DIRECTIONS FOR THIS TASK: Each line below should be quoted exactly, please.

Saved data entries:
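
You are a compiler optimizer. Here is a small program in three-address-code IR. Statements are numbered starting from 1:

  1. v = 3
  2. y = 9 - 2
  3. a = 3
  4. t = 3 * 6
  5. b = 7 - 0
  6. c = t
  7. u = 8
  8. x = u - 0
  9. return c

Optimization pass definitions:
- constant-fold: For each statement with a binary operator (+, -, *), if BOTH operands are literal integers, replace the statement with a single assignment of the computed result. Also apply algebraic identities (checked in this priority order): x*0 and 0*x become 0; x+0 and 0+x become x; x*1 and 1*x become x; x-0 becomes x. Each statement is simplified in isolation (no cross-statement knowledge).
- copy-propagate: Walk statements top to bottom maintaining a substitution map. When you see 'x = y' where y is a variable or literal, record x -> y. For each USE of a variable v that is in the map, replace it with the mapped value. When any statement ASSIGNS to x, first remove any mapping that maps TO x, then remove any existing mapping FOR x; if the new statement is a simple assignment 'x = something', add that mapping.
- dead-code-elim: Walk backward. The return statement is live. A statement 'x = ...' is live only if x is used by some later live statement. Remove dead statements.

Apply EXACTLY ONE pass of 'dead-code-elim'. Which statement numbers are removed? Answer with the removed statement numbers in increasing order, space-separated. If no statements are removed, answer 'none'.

Backward liveness scan:
Stmt 1 'v = 3': DEAD (v not in live set [])
Stmt 2 'y = 9 - 2': DEAD (y not in live set [])
Stmt 3 'a = 3': DEAD (a not in live set [])
Stmt 4 't = 3 * 6': KEEP (t is live); live-in = []
Stmt 5 'b = 7 - 0': DEAD (b not in live set ['t'])
Stmt 6 'c = t': KEEP (c is live); live-in = ['t']
Stmt 7 'u = 8': DEAD (u not in live set ['c'])
Stmt 8 'x = u - 0': DEAD (x not in live set ['c'])
Stmt 9 'return c': KEEP (return); live-in = ['c']
Removed statement numbers: [1, 2, 3, 5, 7, 8]
Surviving IR:
  t = 3 * 6
  c = t
  return c

Answer: 1 2 3 5 7 8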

COMPLETED EXERCISE:
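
You are a compiler optimizer. Here is a small program in three-address-code IR. Statements are numbered starting from 1:

  1. v = 3
  2. y = 9 - 2
  3. a = 3
  4. t = 3 * 6
  5. b = 7 - 0
  6. c = t
  7. u = 8
  8. x = u - 0
  9. return c

Optimization pass definitions:
- constant-fold: For each statement with a binary operator (+, -, *), if BOTH operands are literal integers, replace the statement with a single assignment of the computed result. Also apply algebraic identities (checked in this priority order): x*0 and 0*x become 0; x+0 and 0+x become x; x*1 and 1*x become x; x-0 becomes x. Each statement is simplified in isolation (no cross-statement knowledge).
- copy-propagate: Walk statements top to bottom maintaining a substitution map. When you see 'x = y' where y is a variable or literal, record x -> y. For each USE of a variable v that is in the map, replace it with the mapped value. When any statement ASSIGNS to x, first remove any mapping that maps TO x, then remove any existing mapping FOR x; if the new statement is a simple assignment 'x = something', add that mapping.
- dead-code-elim: Walk backward. The return statement is live. A statement 'x = ...' is live only if x is used by some later live statement. Remove dead statements.

Apply EXACTLY ONE pass of 'dead-code-elim'. Which statement numbers are removed? Answer with the removed statement numbers in increasing order, space-separated. If no statements are removed, answer 'none'.

Backward liveness scan:
Stmt 1 'v = 3': DEAD (v not in live set [])
Stmt 2 'y = 9 - 2': DEAD (y not in live set [])
Stmt 3 'a = 3': DEAD (a not in live set [])
Stmt 4 't = 3 * 6': KEEP (t is live); live-in = []
Stmt 5 'b = 7 - 0': DEAD (b not in live set ['t'])
Stmt 6 'c = t': KEEP (c is live); live-in = ['t']
Stmt 7 'u = 8': DEAD (u not in live set ['c'])
Stmt 8 'x = u - 0': DEAD (x not in live set ['c'])
Stmt 9 'return c': KEEP (return); live-in = ['c']
Removed statement numbers: [1, 2, 3, 5, 7, 8]
Surviving IR:
  t = 3 * 6
  c = t
  return c

Answer: 1 2 3 5 7 8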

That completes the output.